### Material for this task
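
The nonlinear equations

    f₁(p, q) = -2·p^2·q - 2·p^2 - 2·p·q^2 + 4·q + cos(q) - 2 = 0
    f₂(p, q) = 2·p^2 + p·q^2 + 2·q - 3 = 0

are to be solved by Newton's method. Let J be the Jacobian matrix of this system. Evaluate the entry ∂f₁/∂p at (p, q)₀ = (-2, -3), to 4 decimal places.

∂f₁/∂p = -4·p·q - 4·p - 2·q^2.
At (-2, -3) this is -34.0000.

-34.0000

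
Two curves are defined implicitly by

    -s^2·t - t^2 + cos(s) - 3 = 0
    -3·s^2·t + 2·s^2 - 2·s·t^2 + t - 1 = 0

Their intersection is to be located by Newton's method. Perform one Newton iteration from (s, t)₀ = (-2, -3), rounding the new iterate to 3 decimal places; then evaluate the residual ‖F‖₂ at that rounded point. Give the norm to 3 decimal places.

21.342

At (-2, -3): F = (-0.41615, 76.000).
Jacobian J = [[-2·s·t - sin(s), -s^2 - 2·t], [-6·s·t + 4·s - 2·t^2, -3·s^2 - 4·s·t + 1]].
At the point, J = [[-11.09070, 2.000], [-62.000, -35.000]] (det J = 512.17459).
Solving J·Δ = −F gives Δ = (0.268, 1.696).
Then the next iterate is (s, t)₁ = (-1.732, -1.304).
Re-evaluating at (-1.732, -1.304): F = (-0.94915, 21.32120), so ‖F‖₂ = 21.342.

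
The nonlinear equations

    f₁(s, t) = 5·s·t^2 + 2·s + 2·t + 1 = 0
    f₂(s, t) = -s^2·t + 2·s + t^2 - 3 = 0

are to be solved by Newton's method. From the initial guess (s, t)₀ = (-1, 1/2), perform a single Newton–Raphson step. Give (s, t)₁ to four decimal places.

(0.7500, 1.9792)

At (-1, 1/2): F = (-1.2500, -5.2500).
Jacobian J = [[5·t^2 + 2, 10·s·t + 2], [-2·s·t + 2, -s^2 + 2·t]].
At the point, J = [[3.2500, -3.0000], [3.0000, 0.0000]] (det J = 9.0000).
Solving J·Δ = −F gives Δ = (1.7500, 1.4792).
Then the next iterate is (s, t)₁ = (0.7500, 1.9792).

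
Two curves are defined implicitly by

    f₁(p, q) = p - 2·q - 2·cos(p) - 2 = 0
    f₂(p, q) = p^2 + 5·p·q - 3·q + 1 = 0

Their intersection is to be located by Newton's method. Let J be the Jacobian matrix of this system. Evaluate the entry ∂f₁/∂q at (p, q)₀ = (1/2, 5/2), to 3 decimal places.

-2.000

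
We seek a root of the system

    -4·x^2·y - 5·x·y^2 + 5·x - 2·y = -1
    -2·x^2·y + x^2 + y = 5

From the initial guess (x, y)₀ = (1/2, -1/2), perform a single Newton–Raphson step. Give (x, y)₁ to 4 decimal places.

(0.5806, 9.1774)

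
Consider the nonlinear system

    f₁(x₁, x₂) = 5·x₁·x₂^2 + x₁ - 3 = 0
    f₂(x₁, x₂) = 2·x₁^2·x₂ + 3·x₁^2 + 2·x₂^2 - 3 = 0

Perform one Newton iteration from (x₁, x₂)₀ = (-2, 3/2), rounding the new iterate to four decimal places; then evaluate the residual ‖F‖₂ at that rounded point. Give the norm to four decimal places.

11.3242

At (-2, 3/2): F = (-27.5000, 25.5000).
Jacobian J = [[5·x₂^2 + 1, 10·x₁·x₂], [4·x₁·x₂ + 6·x₁, 2·x₁^2 + 4·x₂]].
At the point, J = [[12.2500, -30.0000], [-24.0000, 14.0000]] (det J = -548.5000).
Solving J·Δ = −F gives Δ = (0.6928, -0.6338).
Then the next iterate is (x₁, x₂)₁ = (-1.3072, 0.8662).
Re-evaluating at (-1.3072, 0.8662): F = (-9.211177, 6.587197), so ‖F‖₂ = 11.3242.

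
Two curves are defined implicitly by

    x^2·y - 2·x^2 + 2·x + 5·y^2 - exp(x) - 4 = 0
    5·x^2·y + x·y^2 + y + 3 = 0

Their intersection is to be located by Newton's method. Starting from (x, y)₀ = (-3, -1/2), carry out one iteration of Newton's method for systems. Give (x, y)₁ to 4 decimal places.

(-1.1149, -0.6632)

At (-3, -1/2): F = (-31.299787, -20.7500).
Jacobian J = [[2·x·y - 4·x - exp(x) + 2, x^2 + 10·y], [10·x·y + y^2, 5·x^2 + 2·x·y + 1]].
At the point, J = [[16.950213, 4.0000], [15.2500, 49.0000]] (det J = 769.560434).
Solving J·Δ = −F gives Δ = (1.8851, -0.1632).
Then the next iterate is (x, y)₁ = (-1.1149, -0.6632).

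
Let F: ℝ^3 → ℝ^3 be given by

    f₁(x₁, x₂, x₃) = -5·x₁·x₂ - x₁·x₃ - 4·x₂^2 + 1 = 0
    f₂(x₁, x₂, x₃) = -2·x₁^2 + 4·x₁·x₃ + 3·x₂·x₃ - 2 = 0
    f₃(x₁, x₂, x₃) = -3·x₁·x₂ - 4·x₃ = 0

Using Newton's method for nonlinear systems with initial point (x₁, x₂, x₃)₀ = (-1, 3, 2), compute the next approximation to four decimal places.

(-1.2342, 2.2744, 2.2328)

At (-1, 3, 2): F = (-18.0000, 6.0000, 1.0000).
Jacobian J = [[-5·x₂ - x₃, -5·x₁ - 8·x₂, -x₁], [-4·x₁ + 4·x₃, 3·x₃, 4·x₁ + 3·x₂], [-3·x₂, -3·x₁, -4]].
At the point, J = [[-17.0000, -19.0000, 1.0000], [12.0000, 6.0000, 5.0000], [-9.0000, 3.0000, -4.0000]] (det J = 696.0000).
Solving J·Δ = −F gives Δ = (-0.2342, -0.7256, 0.2328).
Then the next iterate is (x₁, x₂, x₃)₁ = (-1.2342, 2.2744, 2.2328).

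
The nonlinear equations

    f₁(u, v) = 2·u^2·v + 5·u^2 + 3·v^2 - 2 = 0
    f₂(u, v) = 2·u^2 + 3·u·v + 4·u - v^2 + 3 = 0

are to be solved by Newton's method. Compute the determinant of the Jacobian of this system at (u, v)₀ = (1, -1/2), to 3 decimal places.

J = [[4·u·v + 10·u, 2·u^2 + 6·v], [4·u + 3·v + 4, 3·u - 2·v]].
At the point, J = [[8.000, -1.000], [6.500, 4.000]].
det J = 38.500.

38.500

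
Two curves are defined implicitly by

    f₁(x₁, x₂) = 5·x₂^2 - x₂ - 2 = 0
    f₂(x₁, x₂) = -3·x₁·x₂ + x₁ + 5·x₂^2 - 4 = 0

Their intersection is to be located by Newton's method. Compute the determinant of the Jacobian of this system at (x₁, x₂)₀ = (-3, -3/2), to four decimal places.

88.0000

J = [[0, 10·x₂ - 1], [-3·x₂ + 1, -3·x₁ + 10·x₂]].
At the point, J = [[0.0000, -16.0000], [5.5000, -6.0000]].
det J = 88.0000.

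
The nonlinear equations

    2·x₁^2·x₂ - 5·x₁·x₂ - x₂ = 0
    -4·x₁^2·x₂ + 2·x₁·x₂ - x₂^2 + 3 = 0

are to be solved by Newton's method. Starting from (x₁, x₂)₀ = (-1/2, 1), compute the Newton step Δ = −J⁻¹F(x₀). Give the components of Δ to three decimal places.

At (-1/2, 1): F = (2.000, 0.000).
Jacobian J = [[4·x₁·x₂ - 5·x₂, 2·x₁^2 - 5·x₁ - 1], [-8·x₁·x₂ + 2·x₂, -4·x₁^2 + 2·x₁ - 2·x₂]].
At the point, J = [[-7.000, 2.000], [6.000, -4.000]] (det J = 16.000).
Solving J·Δ = −F gives Δ = (0.500, 0.750).

(0.500, 0.750)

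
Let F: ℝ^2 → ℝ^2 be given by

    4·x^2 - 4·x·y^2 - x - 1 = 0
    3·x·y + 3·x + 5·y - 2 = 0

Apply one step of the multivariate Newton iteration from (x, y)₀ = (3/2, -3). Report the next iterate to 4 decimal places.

(24.0465, 13.9767)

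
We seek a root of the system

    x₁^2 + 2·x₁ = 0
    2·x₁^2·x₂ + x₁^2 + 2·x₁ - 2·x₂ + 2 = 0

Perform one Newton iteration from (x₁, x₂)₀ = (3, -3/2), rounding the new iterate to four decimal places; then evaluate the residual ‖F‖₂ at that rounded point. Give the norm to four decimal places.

At (3, -3/2): F = (15.0000, -7.0000).
Jacobian J = [[2·x₁ + 2, 0], [4·x₁·x₂ + 2·x₁ + 2, 2·x₁^2 - 2]].
At the point, J = [[8.0000, 0.0000], [-10.0000, 16.0000]] (det J = 128.0000).
Solving J·Δ = −F gives Δ = (-1.8750, -0.7344).
Then the next iterate is (x₁, x₂)₁ = (1.1250, -2.2344).
Re-evaluating at (1.1250, -2.2344): F = (3.515625, 4.3286), so ‖F‖₂ = 5.5764.

5.5764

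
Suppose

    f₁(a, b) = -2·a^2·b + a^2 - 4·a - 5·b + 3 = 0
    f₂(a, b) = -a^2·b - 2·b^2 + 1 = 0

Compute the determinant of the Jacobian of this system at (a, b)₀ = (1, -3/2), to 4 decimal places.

J = [[-4·a·b + 2·a - 4, -2·a^2 - 5], [-2·a·b, -a^2 - 4·b]].
At the point, J = [[4.0000, -7.0000], [3.0000, 5.0000]].
det J = 41.0000.

41.0000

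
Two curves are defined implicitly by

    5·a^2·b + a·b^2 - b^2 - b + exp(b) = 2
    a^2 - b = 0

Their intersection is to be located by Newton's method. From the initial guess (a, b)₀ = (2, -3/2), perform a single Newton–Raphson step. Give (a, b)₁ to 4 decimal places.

At (2, -3/2): F = (-28.026870, 5.5000).
Jacobian J = [[10·a·b + b^2, 5·a^2 + 2·a·b - 2·b + exp(b) - 1], [2·a, -1]].
At the point, J = [[-27.7500, 16.223130], [4.0000, -1.0000]] (det J = -37.142521).
Solving J·Δ = −F gives Δ = (-1.6477, -1.0909).
Then the next iterate is (a, b)₁ = (0.3523, -2.5909).

(0.3523, -2.5909)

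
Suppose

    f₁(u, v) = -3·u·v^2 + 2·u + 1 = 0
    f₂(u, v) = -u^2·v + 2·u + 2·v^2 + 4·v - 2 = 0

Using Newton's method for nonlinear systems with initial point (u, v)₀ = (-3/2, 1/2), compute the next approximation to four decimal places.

At (-3/2, 1/2): F = (-0.8750, -3.6250).
Jacobian J = [[-3·v^2 + 2, -6·u·v], [-2·u·v + 2, -u^2 + 4·v + 4]].
At the point, J = [[1.2500, 4.5000], [3.5000, 3.7500]] (det J = -11.0625).
Solving J·Δ = −F gives Δ = (1.1780, -0.1328).
Then the next iterate is (u, v)₁ = (-0.3220, 0.3672).

(-0.3220, 0.3672)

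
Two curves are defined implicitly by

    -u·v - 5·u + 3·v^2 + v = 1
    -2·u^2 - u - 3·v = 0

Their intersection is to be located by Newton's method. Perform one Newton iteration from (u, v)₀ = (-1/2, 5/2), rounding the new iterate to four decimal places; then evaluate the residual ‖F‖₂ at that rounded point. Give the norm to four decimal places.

At (-1/2, 5/2): F = (24.0000, -7.5000).
Jacobian J = [[-v - 5, -u + 6·v + 1], [-4·u - 1, -3]].
At the point, J = [[-7.5000, 16.5000], [1.0000, -3.0000]] (det J = 6.0000).
Solving J·Δ = −F gives Δ = (-8.6250, -5.3750).
Then the next iterate is (u, v)₁ = (-9.1250, -2.8750).
Re-evaluating at (-9.1250, -2.8750): F = (40.3125, -148.781250), so ‖F‖₂ = 154.1459.

154.1459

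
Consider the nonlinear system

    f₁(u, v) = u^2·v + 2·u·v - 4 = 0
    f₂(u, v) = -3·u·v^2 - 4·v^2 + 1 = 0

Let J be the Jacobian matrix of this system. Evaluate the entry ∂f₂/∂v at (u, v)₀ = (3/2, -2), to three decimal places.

34.000

∂f₂/∂v = -6·u·v - 8·v.
At (3/2, -2) this is 34.000.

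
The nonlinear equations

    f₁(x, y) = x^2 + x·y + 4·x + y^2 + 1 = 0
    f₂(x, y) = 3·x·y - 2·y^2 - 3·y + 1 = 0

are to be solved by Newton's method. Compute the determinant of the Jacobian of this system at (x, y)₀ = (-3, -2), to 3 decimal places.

-26.000

J = [[2·x + y + 4, x + 2·y], [3·y, 3·x - 4·y - 3]].
At the point, J = [[-4.000, -7.000], [-6.000, -4.000]].
det J = -26.000.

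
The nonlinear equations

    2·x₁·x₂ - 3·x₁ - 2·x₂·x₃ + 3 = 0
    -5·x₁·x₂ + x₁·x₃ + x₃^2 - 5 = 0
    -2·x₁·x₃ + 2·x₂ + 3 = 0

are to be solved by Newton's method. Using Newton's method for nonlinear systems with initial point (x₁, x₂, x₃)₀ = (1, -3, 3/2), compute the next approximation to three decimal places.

At (1, -3, 3/2): F = (3.000, 13.750, -6.000).
Jacobian J = [[2·x₂ - 3, 2·x₁ - 2·x₃, -2·x₂], [-5·x₂ + x₃, -5·x₁, x₁ + 2·x₃], [-2·x₃, 2, -2·x₁]].
At the point, J = [[-9.000, -1.000, 6.000], [16.500, -5.000, 4.000], [-3.000, 2.000, -2.000]] (det J = 69.000).
Solving J·Δ = −F gives Δ = (0.181, 3.652, 0.380).
Then the next iterate is (x₁, x₂, x₃)₁ = (1.181, 0.652, 1.880).

(1.181, 0.652, 1.880)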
######
» **Problem details**
Please copy the lines in the records above between the one holding "f₁(u, v) = u^2·v + 2·u·v - 4 = 0" and the one holding "-2·x₁·x₃ + 2·x₂ + 3 = 0", inclusive, exactly and with no other line.

» **Your solution**
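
    f₁(u, v) = u^2·v + 2·u·v - 4 = 0
    f₂(u, v) = -3·u·v^2 - 4·v^2 + 1 = 0

Let J be the Jacobian matrix of this system. Evaluate the entry ∂f₂/∂v at (u, v)₀ = (3/2, -2), to three decimal places.

34.000

∂f₂/∂v = -6·u·v - 8·v.
At (3/2, -2) this is 34.000.

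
The nonlinear equations

    f₁(x, y) = x^2 + x·y + 4·x + y^2 + 1 = 0
    f₂(x, y) = 3·x·y - 2·y^2 - 3·y + 1 = 0

are to be solved by Newton's method. Compute the determinant of the Jacobian of this system at (x, y)₀ = (-3, -2), to 3 decimal places.

-26.000

J = [[2·x + y + 4, x + 2·y], [3·y, 3·x - 4·y - 3]].
At the point, J = [[-4.000, -7.000], [-6.000, -4.000]].
det J = -26.000.

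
The nonlinear equations

    2·x₁·x₂ - 3·x₁ - 2·x₂·x₃ + 3 = 0
    -5·x₁·x₂ + x₁·x₃ + x₃^2 - 5 = 0
    -2·x₁·x₃ + 2·x₂ + 3 = 0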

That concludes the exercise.